-- WORK INSTRUCTION --
The answer must consist of every line below containing "given".

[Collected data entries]
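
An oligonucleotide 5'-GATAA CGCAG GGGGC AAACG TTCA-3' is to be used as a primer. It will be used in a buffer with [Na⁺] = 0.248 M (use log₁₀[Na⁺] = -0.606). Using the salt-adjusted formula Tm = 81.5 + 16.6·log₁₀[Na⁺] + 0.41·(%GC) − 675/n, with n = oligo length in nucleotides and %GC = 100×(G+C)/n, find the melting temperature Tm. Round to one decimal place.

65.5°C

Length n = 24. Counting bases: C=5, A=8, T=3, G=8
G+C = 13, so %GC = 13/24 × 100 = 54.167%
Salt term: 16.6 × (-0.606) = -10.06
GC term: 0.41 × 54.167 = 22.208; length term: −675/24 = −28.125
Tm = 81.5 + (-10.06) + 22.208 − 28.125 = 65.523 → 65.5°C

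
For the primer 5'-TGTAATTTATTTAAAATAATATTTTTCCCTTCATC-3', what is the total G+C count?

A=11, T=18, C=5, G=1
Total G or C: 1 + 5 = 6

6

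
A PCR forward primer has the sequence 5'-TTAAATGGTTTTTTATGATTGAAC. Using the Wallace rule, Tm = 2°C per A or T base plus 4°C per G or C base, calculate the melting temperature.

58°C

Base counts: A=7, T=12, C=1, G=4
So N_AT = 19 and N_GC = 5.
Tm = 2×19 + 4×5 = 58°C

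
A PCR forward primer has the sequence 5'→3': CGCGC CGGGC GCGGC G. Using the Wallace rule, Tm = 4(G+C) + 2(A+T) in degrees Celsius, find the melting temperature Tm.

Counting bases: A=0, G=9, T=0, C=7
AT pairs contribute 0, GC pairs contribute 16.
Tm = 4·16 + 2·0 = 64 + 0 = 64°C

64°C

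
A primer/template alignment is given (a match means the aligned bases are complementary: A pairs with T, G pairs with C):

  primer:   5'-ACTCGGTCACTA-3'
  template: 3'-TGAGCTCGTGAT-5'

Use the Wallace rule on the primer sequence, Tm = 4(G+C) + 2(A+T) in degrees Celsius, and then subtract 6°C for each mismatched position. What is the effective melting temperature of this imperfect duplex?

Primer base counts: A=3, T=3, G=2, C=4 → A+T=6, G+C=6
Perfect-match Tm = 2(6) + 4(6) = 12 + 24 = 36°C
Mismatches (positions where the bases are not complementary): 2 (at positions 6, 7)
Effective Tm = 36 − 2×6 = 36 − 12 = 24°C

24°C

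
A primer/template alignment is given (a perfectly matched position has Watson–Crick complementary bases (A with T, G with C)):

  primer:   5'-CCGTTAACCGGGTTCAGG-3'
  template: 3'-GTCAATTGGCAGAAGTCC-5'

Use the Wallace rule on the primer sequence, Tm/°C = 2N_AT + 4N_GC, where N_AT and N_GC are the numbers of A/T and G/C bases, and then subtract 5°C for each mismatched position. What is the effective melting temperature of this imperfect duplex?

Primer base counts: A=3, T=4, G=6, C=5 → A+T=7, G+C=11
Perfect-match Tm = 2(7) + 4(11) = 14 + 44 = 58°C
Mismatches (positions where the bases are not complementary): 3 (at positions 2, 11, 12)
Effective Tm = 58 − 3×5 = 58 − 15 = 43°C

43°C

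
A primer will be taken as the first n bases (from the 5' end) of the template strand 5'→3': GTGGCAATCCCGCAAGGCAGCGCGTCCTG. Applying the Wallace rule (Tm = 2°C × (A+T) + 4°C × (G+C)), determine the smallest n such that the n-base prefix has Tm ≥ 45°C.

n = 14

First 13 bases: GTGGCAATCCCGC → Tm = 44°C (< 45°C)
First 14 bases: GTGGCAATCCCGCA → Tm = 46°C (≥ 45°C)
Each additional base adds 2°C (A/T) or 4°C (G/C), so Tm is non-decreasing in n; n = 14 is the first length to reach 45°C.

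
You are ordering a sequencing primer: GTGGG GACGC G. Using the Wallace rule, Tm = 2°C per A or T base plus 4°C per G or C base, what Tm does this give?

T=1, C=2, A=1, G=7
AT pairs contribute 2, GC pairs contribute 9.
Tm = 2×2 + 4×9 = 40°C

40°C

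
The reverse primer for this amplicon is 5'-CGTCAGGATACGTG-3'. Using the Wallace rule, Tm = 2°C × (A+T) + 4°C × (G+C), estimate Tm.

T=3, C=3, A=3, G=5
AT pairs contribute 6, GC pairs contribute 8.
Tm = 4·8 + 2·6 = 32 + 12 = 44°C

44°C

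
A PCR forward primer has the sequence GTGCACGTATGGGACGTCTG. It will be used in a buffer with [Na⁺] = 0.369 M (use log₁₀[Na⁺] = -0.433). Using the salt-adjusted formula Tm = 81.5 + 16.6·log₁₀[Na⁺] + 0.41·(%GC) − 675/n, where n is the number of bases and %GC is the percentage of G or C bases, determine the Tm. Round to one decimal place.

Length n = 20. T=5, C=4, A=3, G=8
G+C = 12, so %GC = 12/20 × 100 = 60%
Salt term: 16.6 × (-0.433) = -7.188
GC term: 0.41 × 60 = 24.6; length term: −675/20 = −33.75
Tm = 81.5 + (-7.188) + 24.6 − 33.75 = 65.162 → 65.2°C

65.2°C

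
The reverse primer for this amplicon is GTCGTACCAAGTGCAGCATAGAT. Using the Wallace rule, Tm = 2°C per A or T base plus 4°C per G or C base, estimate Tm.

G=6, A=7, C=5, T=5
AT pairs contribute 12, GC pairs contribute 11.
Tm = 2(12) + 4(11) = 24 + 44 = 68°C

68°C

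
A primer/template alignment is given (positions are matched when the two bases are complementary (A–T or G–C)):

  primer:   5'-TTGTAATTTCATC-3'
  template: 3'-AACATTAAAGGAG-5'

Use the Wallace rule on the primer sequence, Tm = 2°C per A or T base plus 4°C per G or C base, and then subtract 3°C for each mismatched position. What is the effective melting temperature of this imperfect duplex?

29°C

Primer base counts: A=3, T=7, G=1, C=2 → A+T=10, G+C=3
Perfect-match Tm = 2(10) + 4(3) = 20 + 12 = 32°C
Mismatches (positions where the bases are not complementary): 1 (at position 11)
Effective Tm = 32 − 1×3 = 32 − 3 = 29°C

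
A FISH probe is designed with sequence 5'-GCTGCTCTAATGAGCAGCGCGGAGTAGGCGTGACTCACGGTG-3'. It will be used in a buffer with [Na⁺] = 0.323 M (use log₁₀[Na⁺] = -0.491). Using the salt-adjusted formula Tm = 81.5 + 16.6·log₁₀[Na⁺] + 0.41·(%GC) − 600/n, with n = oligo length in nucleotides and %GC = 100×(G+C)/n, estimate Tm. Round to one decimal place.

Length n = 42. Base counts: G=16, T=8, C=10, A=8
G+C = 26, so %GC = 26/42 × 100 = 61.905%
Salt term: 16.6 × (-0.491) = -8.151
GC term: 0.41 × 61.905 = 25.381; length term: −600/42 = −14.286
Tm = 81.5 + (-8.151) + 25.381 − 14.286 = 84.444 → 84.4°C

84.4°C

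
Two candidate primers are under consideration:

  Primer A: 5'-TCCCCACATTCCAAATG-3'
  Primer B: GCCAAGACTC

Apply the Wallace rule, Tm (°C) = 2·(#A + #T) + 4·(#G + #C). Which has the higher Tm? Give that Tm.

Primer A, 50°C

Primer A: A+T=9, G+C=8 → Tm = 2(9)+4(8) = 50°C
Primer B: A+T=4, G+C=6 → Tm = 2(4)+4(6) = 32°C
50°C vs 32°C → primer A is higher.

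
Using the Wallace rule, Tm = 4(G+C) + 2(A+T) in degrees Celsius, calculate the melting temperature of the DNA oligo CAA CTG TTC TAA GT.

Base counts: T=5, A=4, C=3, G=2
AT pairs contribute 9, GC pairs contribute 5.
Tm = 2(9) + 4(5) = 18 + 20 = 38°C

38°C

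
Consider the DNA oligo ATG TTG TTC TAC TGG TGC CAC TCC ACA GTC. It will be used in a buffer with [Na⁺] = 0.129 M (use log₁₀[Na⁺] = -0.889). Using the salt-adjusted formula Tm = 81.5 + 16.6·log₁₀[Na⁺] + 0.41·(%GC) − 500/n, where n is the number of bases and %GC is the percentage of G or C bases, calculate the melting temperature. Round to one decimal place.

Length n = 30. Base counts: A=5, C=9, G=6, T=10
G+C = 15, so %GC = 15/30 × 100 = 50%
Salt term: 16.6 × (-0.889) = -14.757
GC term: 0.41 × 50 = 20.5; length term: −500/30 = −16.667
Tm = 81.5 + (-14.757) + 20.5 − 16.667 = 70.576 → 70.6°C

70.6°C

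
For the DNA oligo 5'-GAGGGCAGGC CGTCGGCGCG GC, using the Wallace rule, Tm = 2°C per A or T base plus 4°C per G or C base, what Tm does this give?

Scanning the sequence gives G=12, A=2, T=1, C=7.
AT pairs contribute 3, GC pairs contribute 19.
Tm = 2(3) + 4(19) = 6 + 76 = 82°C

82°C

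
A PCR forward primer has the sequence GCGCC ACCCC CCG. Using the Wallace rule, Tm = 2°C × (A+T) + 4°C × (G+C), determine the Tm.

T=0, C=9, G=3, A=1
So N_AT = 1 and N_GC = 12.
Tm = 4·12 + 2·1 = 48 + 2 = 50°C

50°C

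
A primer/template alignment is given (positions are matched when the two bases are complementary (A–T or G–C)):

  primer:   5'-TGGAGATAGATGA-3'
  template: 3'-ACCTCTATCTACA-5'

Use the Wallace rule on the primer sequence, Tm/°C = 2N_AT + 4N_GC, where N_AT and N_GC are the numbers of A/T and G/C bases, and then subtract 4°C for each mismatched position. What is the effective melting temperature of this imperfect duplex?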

-- EXERCISE RESULT --
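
A primer/template alignment is given (a match means the aligned bases are complementary: A pairs with T, G pairs with C):
A primer/template alignment is given (a perfectly matched position has Watson–Crick complementary bases (A with T, G with C)):
A primer/template alignment is given (positions are matched when the two bases are complementary (A–T or G–C)):
A primer/template alignment is given (positions are matched when the two bases are complementary (A–T or G–C)):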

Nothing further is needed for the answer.